:: Problem to solve ::
Copy each line of the records that holds the string "gate".

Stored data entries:
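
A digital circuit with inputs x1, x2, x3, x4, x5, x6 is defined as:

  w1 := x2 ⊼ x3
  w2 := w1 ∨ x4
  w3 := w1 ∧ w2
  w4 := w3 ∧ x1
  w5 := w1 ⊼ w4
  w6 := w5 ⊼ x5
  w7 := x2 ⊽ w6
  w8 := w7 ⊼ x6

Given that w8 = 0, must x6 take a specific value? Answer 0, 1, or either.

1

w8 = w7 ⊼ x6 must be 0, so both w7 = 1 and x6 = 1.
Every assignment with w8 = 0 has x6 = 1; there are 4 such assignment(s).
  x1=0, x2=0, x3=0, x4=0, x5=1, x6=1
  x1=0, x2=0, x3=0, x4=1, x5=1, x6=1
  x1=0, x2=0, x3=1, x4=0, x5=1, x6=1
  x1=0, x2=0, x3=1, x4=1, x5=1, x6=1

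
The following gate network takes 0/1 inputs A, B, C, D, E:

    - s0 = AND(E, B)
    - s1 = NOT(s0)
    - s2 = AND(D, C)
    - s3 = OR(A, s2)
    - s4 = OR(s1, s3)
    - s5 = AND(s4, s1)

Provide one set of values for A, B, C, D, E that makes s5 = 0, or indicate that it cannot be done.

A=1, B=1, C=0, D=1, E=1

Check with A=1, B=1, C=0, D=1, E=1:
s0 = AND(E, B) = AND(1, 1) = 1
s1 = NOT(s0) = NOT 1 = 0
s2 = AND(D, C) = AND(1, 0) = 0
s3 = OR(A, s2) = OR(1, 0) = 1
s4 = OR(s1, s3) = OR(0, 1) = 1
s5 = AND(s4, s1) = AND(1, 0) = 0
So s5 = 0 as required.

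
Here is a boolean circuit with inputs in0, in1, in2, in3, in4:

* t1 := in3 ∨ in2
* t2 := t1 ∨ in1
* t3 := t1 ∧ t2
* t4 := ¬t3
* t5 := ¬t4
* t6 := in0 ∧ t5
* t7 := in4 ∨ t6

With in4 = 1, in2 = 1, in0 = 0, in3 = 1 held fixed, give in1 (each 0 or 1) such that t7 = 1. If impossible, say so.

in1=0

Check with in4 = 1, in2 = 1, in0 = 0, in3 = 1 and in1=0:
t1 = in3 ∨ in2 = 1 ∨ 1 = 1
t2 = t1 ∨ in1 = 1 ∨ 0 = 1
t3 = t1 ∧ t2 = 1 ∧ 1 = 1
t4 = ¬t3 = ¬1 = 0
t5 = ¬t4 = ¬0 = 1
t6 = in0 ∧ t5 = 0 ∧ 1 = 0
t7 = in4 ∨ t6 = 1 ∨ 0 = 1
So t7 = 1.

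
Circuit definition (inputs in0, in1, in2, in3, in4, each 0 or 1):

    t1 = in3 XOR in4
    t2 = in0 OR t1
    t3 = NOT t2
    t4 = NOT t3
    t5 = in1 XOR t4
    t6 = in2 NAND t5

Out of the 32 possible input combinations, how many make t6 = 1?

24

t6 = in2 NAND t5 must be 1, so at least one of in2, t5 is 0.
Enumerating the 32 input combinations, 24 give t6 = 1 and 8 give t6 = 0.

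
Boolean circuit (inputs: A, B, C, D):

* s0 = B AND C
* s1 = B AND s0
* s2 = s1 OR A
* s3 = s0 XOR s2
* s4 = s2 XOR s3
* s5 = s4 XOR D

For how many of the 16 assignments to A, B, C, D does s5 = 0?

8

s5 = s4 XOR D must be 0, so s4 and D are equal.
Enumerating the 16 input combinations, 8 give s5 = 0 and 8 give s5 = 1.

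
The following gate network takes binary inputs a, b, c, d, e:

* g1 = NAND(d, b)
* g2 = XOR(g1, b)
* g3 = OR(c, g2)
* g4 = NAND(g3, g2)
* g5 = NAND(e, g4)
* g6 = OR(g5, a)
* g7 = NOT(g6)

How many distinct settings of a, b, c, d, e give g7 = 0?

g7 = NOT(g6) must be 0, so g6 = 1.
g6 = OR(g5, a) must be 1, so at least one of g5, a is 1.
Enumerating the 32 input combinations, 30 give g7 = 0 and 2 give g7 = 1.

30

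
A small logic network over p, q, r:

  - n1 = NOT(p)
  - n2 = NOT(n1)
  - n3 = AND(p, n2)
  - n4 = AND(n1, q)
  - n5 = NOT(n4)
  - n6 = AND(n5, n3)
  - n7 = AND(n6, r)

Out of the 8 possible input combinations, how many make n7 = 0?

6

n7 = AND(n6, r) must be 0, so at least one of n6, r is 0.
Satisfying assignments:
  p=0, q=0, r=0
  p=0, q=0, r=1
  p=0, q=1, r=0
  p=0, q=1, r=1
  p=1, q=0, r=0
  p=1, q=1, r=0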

:: Answer to this exercise ::
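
The following gate network takes 0/1 inputs A, B, C, D, E:
The following gate network takes binary inputs a, b, c, d, e: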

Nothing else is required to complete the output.